Work order.
Copy nothing from the entries below except the lines from the one containing "game? Give your answer to two decimal places." through the one containing "In an online", and copy those exactly.

The data.
Segment Open
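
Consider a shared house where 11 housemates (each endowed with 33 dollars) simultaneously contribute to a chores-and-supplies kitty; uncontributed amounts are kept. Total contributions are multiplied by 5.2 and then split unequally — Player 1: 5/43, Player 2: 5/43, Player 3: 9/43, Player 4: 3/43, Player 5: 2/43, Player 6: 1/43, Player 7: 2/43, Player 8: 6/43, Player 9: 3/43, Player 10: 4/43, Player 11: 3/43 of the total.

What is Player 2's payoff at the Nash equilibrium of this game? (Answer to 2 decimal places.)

52.95 dollars

Player j's private return per contributed unit is 5.2 × (j's share). Contributing is weakly dominant for j when that share is at least 1/5.2 = 0.1923, and contributing 0 is dominant otherwise.
The only share above 0.1923 is Player 3's 9/43, contributing 33; the remaining 10 contribute 0. Total contributed: 33.
Player 2 keeps 33 and receives 5.2 × 33 × 5/43 = 19.95 from the chores-and-supplies kitty, for a payoff of 52.95.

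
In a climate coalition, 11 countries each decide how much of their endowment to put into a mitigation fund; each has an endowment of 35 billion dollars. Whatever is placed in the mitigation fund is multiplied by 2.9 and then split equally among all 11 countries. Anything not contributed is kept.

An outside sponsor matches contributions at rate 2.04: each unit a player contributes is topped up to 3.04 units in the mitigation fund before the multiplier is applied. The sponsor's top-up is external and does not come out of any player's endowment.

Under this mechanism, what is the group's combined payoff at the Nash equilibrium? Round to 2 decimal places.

With the mechanism, a contributed unit returns 2.9 × 3.04 / 11 = 0.8015 per unit of net cost — still below 1 — so contributing 0 remains dominant for every player.
At the Nash equilibrium no one contributes; group total payoff = 11 × 35 = 385.

385.00 billion dollars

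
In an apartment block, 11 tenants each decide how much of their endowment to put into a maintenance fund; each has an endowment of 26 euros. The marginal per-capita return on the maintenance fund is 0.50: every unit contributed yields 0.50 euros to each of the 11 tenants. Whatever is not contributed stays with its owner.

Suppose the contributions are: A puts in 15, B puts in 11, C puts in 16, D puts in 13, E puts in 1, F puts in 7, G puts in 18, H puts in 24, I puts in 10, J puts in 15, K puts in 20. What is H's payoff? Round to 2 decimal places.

77.00 euros

Total contributed: 15 + 11 + 16 + 13 + 1 + 7 + 18 + 24 + 10 + 15 + 20 = 150.
Each receives 0.50 × 150 = 75.00 from the maintenance fund.
H keeps 26 − 24 = 2, so H's payoff is 2 + 75.00 = 77.00.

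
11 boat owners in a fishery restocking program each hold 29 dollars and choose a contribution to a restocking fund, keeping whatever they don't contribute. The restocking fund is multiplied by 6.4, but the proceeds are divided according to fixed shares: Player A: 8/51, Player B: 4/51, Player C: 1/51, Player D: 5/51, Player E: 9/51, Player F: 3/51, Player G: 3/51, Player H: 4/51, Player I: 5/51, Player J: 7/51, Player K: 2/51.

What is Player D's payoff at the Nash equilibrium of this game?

A player with share s gets back 6.4·s per unit contributed, so full contribution is dominant for anyone with s > 1/6.4 = 0.1563 and zero contribution is dominant for anyone below.
The shares above 0.1563 belong to Player A and Player E, contributing 29 each; the remaining 9 contribute 0. Total contributed: 58.
Player D keeps 29 and receives 6.4 × 58 × 5/51 = 36.39 from the restocking fund, for a payoff of 65.39.

65.39 dollars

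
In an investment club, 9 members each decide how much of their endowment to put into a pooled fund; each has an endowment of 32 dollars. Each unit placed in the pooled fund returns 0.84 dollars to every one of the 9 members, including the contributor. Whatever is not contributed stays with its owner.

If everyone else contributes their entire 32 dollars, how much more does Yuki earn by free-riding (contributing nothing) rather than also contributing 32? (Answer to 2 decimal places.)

Switching from a contribution of 32 to 0 lets Yuki keep an extra 32 dollars, but lowers the pooled fund by 32, which costs Yuki their own share of that drop: 0.84 × 32 = 26.88.
Net gain = 32 − 26.88 = 5.12. The private return per contributed unit (0.84) is below 1, so free-riding is indeed the best response regardless of what the others do.

5.12 dollars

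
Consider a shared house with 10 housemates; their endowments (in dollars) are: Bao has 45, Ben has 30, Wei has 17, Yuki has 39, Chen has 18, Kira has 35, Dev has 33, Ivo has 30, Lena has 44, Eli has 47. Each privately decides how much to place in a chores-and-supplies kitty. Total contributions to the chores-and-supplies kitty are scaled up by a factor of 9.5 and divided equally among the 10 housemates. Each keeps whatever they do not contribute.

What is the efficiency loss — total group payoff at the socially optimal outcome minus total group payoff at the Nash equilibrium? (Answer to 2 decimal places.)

2873.00 dollars

The private return per contributed unit is 9.5/10 = 0.9500 < 1 for every player regardless of endowment, so the Nash equilibrium is zero contribution and the group total is Σ E_j = 45 + 30 + 17 + 39 + 18 + 35 + 33 + 30 + 44 + 47 = 338.
Each contributed unit returns 9.500 to the group, so the social optimum is full contribution by everyone: group total = 9.500 × 338 = 3211.00.
Efficiency loss = (9.500 − 1) × 338 = 2873.00.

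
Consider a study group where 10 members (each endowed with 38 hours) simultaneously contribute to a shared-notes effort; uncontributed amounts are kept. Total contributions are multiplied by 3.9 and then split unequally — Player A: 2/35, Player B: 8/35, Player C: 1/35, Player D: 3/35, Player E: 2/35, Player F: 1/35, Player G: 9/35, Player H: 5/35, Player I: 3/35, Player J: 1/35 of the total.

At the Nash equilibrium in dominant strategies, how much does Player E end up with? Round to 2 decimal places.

For player j, contributing a unit is worthwhile iff 3.9 × (j's share) ≥ 1, i.e. iff j's share is at least 0.2564.
The only share above 0.2564 is Player G's 9/35, contributing 38; the remaining 9 contribute 0. Total contributed: 38.
Player E keeps 38 and receives 3.9 × 38 × 2/35 = 8.47 from the shared-notes effort, for a payoff of 46.47.

46.47 hours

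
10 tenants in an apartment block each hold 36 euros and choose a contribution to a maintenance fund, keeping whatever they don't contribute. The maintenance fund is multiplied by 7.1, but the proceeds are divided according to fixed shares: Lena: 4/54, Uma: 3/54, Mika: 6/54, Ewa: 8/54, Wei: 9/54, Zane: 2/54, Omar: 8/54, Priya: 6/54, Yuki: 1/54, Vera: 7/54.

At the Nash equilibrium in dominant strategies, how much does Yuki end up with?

50.20 euros

For player j, contributing a unit is worthwhile iff 7.1 × (j's share) ≥ 1, i.e. iff j's share is at least 0.1408.
Ewa, Wei and Omar are above the threshold, contributing 36 each; the remaining 7 contribute 0. Total contributed: 108.
Yuki keeps 36 and receives 7.1 × 108 × 1/54 = 14.20 from the maintenance fund, for a payoff of 50.20.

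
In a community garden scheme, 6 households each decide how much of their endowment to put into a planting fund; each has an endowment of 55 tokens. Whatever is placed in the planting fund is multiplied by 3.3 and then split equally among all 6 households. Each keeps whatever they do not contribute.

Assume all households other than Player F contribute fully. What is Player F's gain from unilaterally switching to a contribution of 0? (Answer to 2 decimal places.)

24.75 tokens

Switching from a contribution of 55 to 0 lets Player F keep an extra 55 tokens, but lowers the planting fund by 55, which costs Player F their own share of that drop: 3.3/6 × 55 = 30.25.
Net gain = 55 − 30.25 = 24.75. The private return per contributed unit (0.5500) is below 1, so free-riding is indeed the best response regardless of what the others do.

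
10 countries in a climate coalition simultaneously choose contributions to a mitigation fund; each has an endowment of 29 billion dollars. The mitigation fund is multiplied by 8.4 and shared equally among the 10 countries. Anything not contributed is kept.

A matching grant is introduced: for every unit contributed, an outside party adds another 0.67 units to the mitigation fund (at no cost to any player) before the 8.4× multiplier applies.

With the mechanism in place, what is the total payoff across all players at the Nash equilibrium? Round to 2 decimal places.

Under the mechanism each unit contributed yields 8.4 × 1.67 / 10 = 1.4028 back to its contributor per unit of net cost, which exceeds 1, making full contribution the dominant choice for everyone.
So the Nash equilibrium is full contribution by all 10; the group earns 8.4 × 1.67 × 290 = 4068.12.

4068.12 billion dollars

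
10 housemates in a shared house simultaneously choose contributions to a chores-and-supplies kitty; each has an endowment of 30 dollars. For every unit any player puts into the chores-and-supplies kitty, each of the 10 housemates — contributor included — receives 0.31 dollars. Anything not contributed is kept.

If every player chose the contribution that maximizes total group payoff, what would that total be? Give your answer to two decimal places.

Each contributed unit returns 3.100 to the group as a whole (0.31 to each of 10 players), which exceeds 1, so the social optimum is full contribution: group total = 3.100 × 300 = 930.00.

930.00 dollars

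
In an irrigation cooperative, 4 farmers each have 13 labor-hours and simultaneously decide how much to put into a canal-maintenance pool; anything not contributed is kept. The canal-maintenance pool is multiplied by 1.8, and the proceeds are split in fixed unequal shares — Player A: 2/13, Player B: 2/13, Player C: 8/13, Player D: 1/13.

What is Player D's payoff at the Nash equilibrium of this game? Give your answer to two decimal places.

14.80 labor-hours

Player j's private return per contributed unit is 1.8 × (j's share). Contributing is weakly dominant for j when that share is at least 1/1.8 = 0.5556, and contributing 0 is dominant otherwise.
Only Player C (8/13) clears that bar, contributing 13; the remaining 3 contribute 0. Total contributed: 13.
Player D keeps 13 and receives 1.8 × 13 × 1/13 = 1.80 from the canal-maintenance pool, for a payoff of 14.80.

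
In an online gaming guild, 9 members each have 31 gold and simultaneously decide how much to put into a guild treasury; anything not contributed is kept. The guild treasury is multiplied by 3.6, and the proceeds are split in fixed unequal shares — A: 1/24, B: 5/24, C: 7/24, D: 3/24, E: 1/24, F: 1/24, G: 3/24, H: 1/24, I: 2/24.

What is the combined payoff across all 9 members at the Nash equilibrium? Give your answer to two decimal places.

359.60 gold

Player j's private return per contributed unit is 3.6 × (j's share). Contributing is weakly dominant for j when that share is at least 1/3.6 = 0.2778, and contributing 0 is dominant otherwise.
The only share above 0.2778 is C's 7/24, contributing 31; the remaining 8 contribute 0. Total contributed: 31.
The guild treasury pays out 3.6 × 31 = 111.60 in total (split across the unequal shares, but the aggregate is all that matters for the group sum).
The 8 free-riders keep 31 each, adding 248. Group total = 248 + 111.60 = 359.60.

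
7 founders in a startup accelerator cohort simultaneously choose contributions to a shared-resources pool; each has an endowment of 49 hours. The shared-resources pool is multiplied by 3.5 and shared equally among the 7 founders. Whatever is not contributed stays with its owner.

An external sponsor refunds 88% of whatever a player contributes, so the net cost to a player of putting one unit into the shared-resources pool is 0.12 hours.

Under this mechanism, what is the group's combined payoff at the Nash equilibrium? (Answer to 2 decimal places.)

The effective private return per unit is now (3.5/7) / 0.12 = 4.1667 > 1, so every player's dominant strategy flips to full contribution.
So the Nash equilibrium is full contribution by all 7; the group earns 7 × (49 × 0.88 + 3.5 × 49) = 1502.34.

1502.34 hours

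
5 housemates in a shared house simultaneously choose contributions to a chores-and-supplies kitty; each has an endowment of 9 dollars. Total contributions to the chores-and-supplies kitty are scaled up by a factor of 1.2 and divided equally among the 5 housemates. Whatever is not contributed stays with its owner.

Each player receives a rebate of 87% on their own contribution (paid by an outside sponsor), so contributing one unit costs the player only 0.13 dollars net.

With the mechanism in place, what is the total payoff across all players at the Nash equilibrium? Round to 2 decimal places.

93.15 dollars

The effective private return per unit is now (1.2/5) / 0.13 = 1.8462 > 1, so every player's dominant strategy flips to full contribution.
So the Nash equilibrium is full contribution by all 5; the group earns 5 × (9 × 0.87 + 1.2 × 9) = 93.15.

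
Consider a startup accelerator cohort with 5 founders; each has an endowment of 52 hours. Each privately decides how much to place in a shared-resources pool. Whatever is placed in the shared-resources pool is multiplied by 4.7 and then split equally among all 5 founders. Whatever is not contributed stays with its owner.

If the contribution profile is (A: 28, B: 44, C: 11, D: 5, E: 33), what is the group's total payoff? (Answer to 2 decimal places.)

Total contributed: 28 + 44 + 11 + 5 + 33 = 121; total kept: 5 × 52 − 121 = 139.
The shared-resources pool pays out 4.7 × 121 = 568.70 in aggregate.
Group total = 139 + 568.70 = 707.70.

707.70 hours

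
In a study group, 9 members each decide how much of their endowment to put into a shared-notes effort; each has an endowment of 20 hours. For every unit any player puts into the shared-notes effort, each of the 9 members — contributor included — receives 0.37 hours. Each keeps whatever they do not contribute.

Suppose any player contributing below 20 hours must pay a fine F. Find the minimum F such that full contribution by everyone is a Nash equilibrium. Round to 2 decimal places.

12.60 hours

Given the others contribute fully, the best deviation is to contribute 0 (any partial contribution still incurs the fine and gives up units whose private return 0.37 is below 1).
Deviating from 20 to 0 saves 20 hours but forfeits the deviator's share of the drop in the shared-notes effort: 0.37 × 20 = 7.40.
So the deviation gain is 20 − 7.40 = 12.60, and the fine must be at least 12.60 hours to wipe it out.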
Segment Closed
Response box.
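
What is Player D's payoff at the Nash equilibrium of this game? Give your answer to two decimal places.

14.80 labor-hours

Player j's private return per contributed unit is 1.8 × (j's share). Contributing is weakly dominant for j when that share is at least 1/1.8 = 0.5556, and contributing 0 is dominant otherwise.
Only Player C (8/13) clears that bar, contributing 13; the remaining 3 contribute 0. Total contributed: 13.
Player D keeps 13 and receives 1.8 × 13 × 1/13 = 1.80 from the canal-maintenance pool, for a payoff of 14.80.

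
In an online gaming guild, 9 members each have 31 gold and simultaneously decide how much to put into a guild treasury; anything not contributed is kept. The guild treasury is multiplied by 3.6, and the proceeds are split in fixed unequal shares — A: 1/24, B: 5/24, C: 7/24, D: 3/24, E: 1/24, F: 1/24, G: 3/24, H: 1/24, I: 2/24.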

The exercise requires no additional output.